WHAT IS BEING ASKED
Make an exact copy of all the data.

^^^^^^^^^^^^^^^^

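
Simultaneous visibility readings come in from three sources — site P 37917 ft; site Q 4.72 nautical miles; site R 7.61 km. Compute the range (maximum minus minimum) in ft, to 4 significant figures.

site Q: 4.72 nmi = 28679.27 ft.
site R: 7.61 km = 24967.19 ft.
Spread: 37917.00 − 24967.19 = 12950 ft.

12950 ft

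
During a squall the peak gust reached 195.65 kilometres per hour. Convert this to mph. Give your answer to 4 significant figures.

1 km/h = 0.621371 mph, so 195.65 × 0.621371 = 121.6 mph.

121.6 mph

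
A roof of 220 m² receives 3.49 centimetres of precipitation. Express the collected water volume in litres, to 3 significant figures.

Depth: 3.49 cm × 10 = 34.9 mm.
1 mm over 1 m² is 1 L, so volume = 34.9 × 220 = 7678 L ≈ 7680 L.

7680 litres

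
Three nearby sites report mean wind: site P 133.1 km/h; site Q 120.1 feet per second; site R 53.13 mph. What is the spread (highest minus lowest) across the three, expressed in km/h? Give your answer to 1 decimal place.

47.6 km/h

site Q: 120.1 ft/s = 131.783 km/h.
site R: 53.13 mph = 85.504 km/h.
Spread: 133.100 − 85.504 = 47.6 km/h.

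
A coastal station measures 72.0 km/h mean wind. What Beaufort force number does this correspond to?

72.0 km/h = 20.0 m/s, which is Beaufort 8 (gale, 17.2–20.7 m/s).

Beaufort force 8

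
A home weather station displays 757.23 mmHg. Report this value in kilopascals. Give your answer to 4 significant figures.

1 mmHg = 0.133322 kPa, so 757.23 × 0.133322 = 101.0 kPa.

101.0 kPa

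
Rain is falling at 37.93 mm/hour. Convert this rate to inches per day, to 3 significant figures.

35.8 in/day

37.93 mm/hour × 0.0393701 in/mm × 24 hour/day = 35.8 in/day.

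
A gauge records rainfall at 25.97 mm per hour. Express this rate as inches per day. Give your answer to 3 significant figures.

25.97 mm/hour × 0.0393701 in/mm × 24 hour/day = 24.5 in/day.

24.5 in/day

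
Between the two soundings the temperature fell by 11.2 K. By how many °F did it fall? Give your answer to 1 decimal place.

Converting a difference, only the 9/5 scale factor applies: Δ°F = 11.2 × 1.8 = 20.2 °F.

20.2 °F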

^^^^^^^^^^^^^^^^

ANSWER FOR THE TASK
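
Simultaneous visibility readings come in from three sources — site P 37917 ft; site Q 4.72 nautical miles; site R 7.61 km. Compute the range (maximum minus minimum) in ft, to 4 significant figures.

site Q: 4.72 nmi = 28679.27 ft.
site R: 7.61 km = 24967.19 ft.
Spread: 37917.00 − 24967.19 = 12950 ft.

12950 ft

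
During a squall the peak gust reached 195.65 kilometres per hour. Convert this to mph. Give your answer to 4 significant figures.

1 km/h = 0.621371 mph, so 195.65 × 0.621371 = 121.6 mph.

121.6 mph

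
A roof of 220 m² receives 3.49 centimetres of precipitation. Express the collected water volume in litres, to 3 significant figures.

Depth: 3.49 cm × 10 = 34.9 mm.
1 mm over 1 m² is 1 L, so volume = 34.9 × 220 = 7678 L ≈ 7680 L.

7680 litres

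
Three nearby sites report mean wind: site P 133.1 km/h; site Q 120.1 feet per second; site R 53.13 mph. What is the spread (highest minus lowest) across the three, expressed in km/h? Give your answer to 1 decimal place.

47.6 km/h

site Q: 120.1 ft/s = 131.783 km/h.
site R: 53.13 mph = 85.504 km/h.
Spread: 133.100 − 85.504 = 47.6 km/h.

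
A coastal station measures 72.0 km/h mean wind. What Beaufort force number does this correspond to?

72.0 km/h = 20.0 m/s, which is Beaufort 8 (gale, 17.2–20.7 m/s).

Beaufort force 8

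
A home weather station displays 757.23 mmHg. Report this value in kilopascals. Give your answer to 4 significant figures.

1 mmHg = 0.133322 kPa, so 757.23 × 0.133322 = 101.0 kPa.

101.0 kPa

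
Rain is falling at 37.93 mm/hour. Convert this rate to inches per day, to 3 significant figures.

35.8 in/day

37.93 mm/hour × 0.0393701 in/mm × 24 hour/day = 35.8 in/day.

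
A gauge records rainfall at 25.97 mm per hour. Express this rate as inches per day. Give your answer to 3 significant figures.

25.97 mm/hour × 0.0393701 in/mm × 24 hour/day = 24.5 in/day.

24.5 in/day

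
Between the two soundings the temperature fell by 11.2 K. By how many °F did it fall? Give your answer to 1 decimal place.

Converting a difference, only the 9/5 scale factor applies: Δ°F = 11.2 × 1.8 = 20.2 °F.

20.2 °F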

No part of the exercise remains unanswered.